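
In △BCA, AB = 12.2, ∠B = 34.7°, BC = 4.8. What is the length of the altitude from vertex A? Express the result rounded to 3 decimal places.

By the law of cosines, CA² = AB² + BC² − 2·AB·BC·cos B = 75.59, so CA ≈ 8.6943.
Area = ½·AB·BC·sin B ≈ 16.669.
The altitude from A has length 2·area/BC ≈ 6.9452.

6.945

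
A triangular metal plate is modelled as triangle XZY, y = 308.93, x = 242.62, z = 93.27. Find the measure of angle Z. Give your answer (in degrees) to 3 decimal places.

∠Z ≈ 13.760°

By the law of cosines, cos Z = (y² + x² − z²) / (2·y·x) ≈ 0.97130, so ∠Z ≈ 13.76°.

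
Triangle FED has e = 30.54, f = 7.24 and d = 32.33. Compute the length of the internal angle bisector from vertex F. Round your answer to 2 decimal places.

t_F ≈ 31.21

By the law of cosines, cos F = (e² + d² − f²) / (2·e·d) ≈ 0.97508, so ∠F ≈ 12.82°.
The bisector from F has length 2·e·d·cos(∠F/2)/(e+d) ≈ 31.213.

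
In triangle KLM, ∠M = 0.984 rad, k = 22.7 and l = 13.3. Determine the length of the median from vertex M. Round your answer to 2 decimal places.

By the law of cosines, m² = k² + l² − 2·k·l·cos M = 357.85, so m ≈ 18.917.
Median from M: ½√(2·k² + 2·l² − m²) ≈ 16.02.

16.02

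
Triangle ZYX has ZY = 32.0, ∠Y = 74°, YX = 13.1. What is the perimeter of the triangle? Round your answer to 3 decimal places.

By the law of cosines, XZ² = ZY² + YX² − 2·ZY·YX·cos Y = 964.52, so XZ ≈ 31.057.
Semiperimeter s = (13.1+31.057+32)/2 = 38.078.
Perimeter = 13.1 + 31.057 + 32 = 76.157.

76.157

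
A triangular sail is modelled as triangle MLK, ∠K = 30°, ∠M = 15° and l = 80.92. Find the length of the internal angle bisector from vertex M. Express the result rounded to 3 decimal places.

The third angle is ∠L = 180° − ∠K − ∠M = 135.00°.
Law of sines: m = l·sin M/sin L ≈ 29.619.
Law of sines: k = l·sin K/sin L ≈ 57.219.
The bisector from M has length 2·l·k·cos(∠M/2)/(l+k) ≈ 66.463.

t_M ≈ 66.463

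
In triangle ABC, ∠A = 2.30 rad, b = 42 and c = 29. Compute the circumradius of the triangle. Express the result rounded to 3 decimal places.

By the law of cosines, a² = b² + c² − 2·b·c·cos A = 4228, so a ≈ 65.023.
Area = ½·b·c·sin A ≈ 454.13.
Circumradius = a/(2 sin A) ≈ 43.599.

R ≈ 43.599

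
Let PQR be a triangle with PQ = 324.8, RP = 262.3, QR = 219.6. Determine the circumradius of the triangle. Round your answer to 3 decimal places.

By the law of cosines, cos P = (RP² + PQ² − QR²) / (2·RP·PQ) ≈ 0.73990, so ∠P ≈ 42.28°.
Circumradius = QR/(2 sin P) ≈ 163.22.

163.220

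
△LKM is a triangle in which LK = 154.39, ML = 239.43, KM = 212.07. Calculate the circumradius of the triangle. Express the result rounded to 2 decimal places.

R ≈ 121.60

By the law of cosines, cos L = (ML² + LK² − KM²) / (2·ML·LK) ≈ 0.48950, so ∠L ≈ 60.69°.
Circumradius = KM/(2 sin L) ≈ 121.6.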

TASK GOAL – Repeat the material exactly, please, so that each line matches its source.

SOLVED PROBLEM –
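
In △BCA, AB = 12.2, ∠B = 34.7°, BC = 4.8. What is the length of the altitude from vertex A? Express the result rounded to 3 decimal places.

By the law of cosines, CA² = AB² + BC² − 2·AB·BC·cos B = 75.59, so CA ≈ 8.6943.
Area = ½·AB·BC·sin B ≈ 16.669.
The altitude from A has length 2·area/BC ≈ 6.9452.

6.945

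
A triangular metal plate is modelled as triangle XZY, y = 308.93, x = 242.62, z = 93.27. Find the measure of angle Z. Give your answer (in degrees) to 3 decimal places.

∠Z ≈ 13.760°

By the law of cosines, cos Z = (y² + x² − z²) / (2·y·x) ≈ 0.97130, so ∠Z ≈ 13.76°.

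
Triangle FED has e = 30.54, f = 7.24 and d = 32.33. Compute the length of the internal angle bisector from vertex F. Round your answer to 2 decimal places.

t_F ≈ 31.21

By the law of cosines, cos F = (e² + d² − f²) / (2·e·d) ≈ 0.97508, so ∠F ≈ 12.82°.
The bisector from F has length 2·e·d·cos(∠F/2)/(e+d) ≈ 31.213.

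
In triangle KLM, ∠M = 0.984 rad, k = 22.7 and l = 13.3. Determine the length of the median from vertex M. Round your answer to 2 decimal places.

By the law of cosines, m² = k² + l² − 2·k·l·cos M = 357.85, so m ≈ 18.917.
Median from M: ½√(2·k² + 2·l² − m²) ≈ 16.02.

16.02

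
Triangle ZYX has ZY = 32.0, ∠Y = 74°, YX = 13.1. What is the perimeter of the triangle? Round your answer to 3 decimal places.

By the law of cosines, XZ² = ZY² + YX² − 2·ZY·YX·cos Y = 964.52, so XZ ≈ 31.057.
Semiperimeter s = (13.1+31.057+32)/2 = 38.078.
Perimeter = 13.1 + 31.057 + 32 = 76.157.

76.157

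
A triangular sail is modelled as triangle MLK, ∠K = 30°, ∠M = 15° and l = 80.92. Find the length of the internal angle bisector from vertex M. Express the result rounded to 3 decimal places.

The third angle is ∠L = 180° − ∠K − ∠M = 135.00°.
Law of sines: m = l·sin M/sin L ≈ 29.619.
Law of sines: k = l·sin K/sin L ≈ 57.219.
The bisector from M has length 2·l·k·cos(∠M/2)/(l+k) ≈ 66.463.

t_M ≈ 66.463

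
In triangle ABC, ∠A = 2.30 rad, b = 42 and c = 29. Compute the circumradius of the triangle. Express the result rounded to 3 decimal places.

By the law of cosines, a² = b² + c² − 2·b·c·cos A = 4228, so a ≈ 65.023.
Area = ½·b·c·sin A ≈ 454.13.
Circumradius = a/(2 sin A) ≈ 43.599.

R ≈ 43.599

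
Let PQR be a triangle with PQ = 324.8, RP = 262.3, QR = 219.6. Determine the circumradius of the triangle. Round your answer to 3 decimal places.

By the law of cosines, cos P = (RP² + PQ² − QR²) / (2·RP·PQ) ≈ 0.73990, so ∠P ≈ 42.28°.
Circumradius = QR/(2 sin P) ≈ 163.22.

163.220

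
△LKM is a triangle in which LK = 154.39, ML = 239.43, KM = 212.07. Calculate the circumradius of the triangle. Express the result rounded to 2 decimal places.

R ≈ 121.60

By the law of cosines, cos L = (ML² + LK² − KM²) / (2·ML·LK) ≈ 0.48950, so ∠L ≈ 60.69°.
Circumradius = KM/(2 sin L) ≈ 121.6.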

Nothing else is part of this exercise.